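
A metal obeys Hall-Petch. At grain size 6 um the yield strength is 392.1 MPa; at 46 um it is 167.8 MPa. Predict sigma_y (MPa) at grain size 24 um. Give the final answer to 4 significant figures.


sigma_y = sigma0 + k / sqrt(d)
1/sqrt(d1) = 1/sqrt(6e-06) = 408.248;  1/sqrt(d2) = 147.442
k = (sigma1 - sigma2) / (1/sqrt(d1) - 1/sqrt(d2)) = (392.1 - 167.8) / (408.248 - 147.442) = 0.860025 MPa*m^0.5
sigma0 = sigma1 - k/sqrt(d1) = 392.1 - 0.860025*408.248 = 40.9962 MPa
sigma_y(d3) = 40.9962 + 0.860025 / sqrt(2.4e-05) = 216.5 MPa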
+--
§ WORK ITEM
The answer must be a verbatim transcription of all the entries.

§ RESPONSE TO THE TASK
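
A metal obeys Hall-Petch. At grain size 6 um the yield strength is 392.1 MPa; at 46 um it is 167.8 MPa. Predict sigma_y (MPa) at grain size 24 um. Give the final answer to 4 significant figures.


sigma_y = sigma0 + k / sqrt(d)
1/sqrt(d1) = 1/sqrt(6e-06) = 408.248;  1/sqrt(d2) = 147.442
k = (sigma1 - sigma2) / (1/sqrt(d1) - 1/sqrt(d2)) = (392.1 - 167.8) / (408.248 - 147.442) = 0.860025 MPa*m^0.5
sigma0 = sigma1 - k/sqrt(d1) = 392.1 - 0.860025*408.248 = 40.9962 MPa
sigma_y(d3) = 40.9962 + 0.860025 / sqrt(2.4e-05) = 216.5 MPa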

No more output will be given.